== GIVEN RECORDS ==

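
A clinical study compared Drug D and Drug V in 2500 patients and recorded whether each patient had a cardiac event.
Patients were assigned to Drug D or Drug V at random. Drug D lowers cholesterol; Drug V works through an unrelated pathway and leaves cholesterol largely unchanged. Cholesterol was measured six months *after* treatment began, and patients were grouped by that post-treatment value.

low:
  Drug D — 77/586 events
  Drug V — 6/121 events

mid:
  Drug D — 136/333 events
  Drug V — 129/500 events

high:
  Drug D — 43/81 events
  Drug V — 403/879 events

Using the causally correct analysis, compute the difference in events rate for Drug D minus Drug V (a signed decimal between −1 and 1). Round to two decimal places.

The stratified and pooled comparisons disagree (Drug V wins within each cholesterol; Drug D wins overall), so the answer turns on the causal role of cholesterol.
Stratifying would compare drugs among patients the drugs themselves sorted into cholesterol groups — a form of selection on an intermediate. The unconditioned pooled rates give the total causal effect.
The causal difference is the pooled difference: 0.256 − 0.359 = -0.103.

-0.10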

== BRIEF ==
Copy out the full listing above. Keep every word as it is.

== OUTPUT ==
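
A clinical study compared Drug D and Drug V in 2500 patients and recorded whether each patient had a cardiac event.
Patients were assigned to Drug D or Drug V at random. Drug D lowers cholesterol; Drug V works through an unrelated pathway and leaves cholesterol largely unchanged. Cholesterol was measured six months *after* treatment began, and patients were grouped by that post-treatment value.

low:
  Drug D — 77/586 events
  Drug V — 6/121 events

mid:
  Drug D — 136/333 events
  Drug V — 129/500 events

high:
  Drug D — 43/81 events
  Drug V — 403/879 events

Using the causally correct analysis, compute the difference in events rate for Drug D minus Drug V (a signed decimal between −1 and 1). Round to two decimal places.

The stratified and pooled comparisons disagree (Drug V wins within each cholesterol; Drug D wins overall), so the answer turns on the causal role of cholesterol.
Stratifying would compare drugs among patients the drugs themselves sorted into cholesterol groups — a form of selection on an intermediate. The unconditioned pooled rates give the total causal effect.
The causal difference is the pooled difference: 0.256 − 0.359 = -0.103.

-0.10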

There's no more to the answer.